# Task statement
Your answer should be the line containing "- copper: σ_y" and every line after it to the end of the records below, word for word.

# Material shown
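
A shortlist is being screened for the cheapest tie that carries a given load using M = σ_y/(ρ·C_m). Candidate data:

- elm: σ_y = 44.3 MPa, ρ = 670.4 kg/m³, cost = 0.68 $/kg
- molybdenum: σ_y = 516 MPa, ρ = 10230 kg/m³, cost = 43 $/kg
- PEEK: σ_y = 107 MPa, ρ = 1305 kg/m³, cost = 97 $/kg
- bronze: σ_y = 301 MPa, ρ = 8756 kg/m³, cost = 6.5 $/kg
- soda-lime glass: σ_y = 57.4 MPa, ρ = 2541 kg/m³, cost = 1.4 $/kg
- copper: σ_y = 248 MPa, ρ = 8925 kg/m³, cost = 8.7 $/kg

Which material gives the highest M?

elm

Evaluate M for each candidate:
  elm: M = 97.2 kN·m per $
  soda-lime glass: M = 16.1 kN·m per $
  bronze: M = 5.29 kN·m per $
  copper: M = 3.19 kN·m per $
  molybdenum: M = 1.17 kN·m per $
  PEEK: M = 0.845 kN·m per $
Elm ranks first.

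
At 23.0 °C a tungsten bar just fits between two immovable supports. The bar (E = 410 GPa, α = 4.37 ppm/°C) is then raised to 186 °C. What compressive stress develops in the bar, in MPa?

ΔT = 163.0 K. Constrained thermal stress σ = E·α·ΔT = 410.0×10³ MPa × 4.37×10⁻⁶ × 163.0 = 292 MPa (compressive).

292 MPa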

# Response below
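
- copper: σ_y = 248 MPa, ρ = 8925 kg/m³, cost = 8.7 $/kg

Which material gives the highest M?

elm

Evaluate M for each candidate:
  elm: M = 97.2 kN·m per $
  soda-lime glass: M = 16.1 kN·m per $
  bronze: M = 5.29 kN·m per $
  copper: M = 3.19 kN·m per $
  molybdenum: M = 1.17 kN·m per $
  PEEK: M = 0.845 kN·m per $
Elm ranks first.

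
At 23.0 °C a tungsten bar just fits between two immovable supports. The bar (E = 410 GPa, α = 4.37 ppm/°C) is then raised to 186 °C. What compressive stress develops in the bar, in MPa?

ΔT = 163.0 K. Constrained thermal stress σ = E·α·ΔT = 410.0×10³ MPa × 4.37×10⁻⁶ × 163.0 = 292 MPa (compressive).

292 MPa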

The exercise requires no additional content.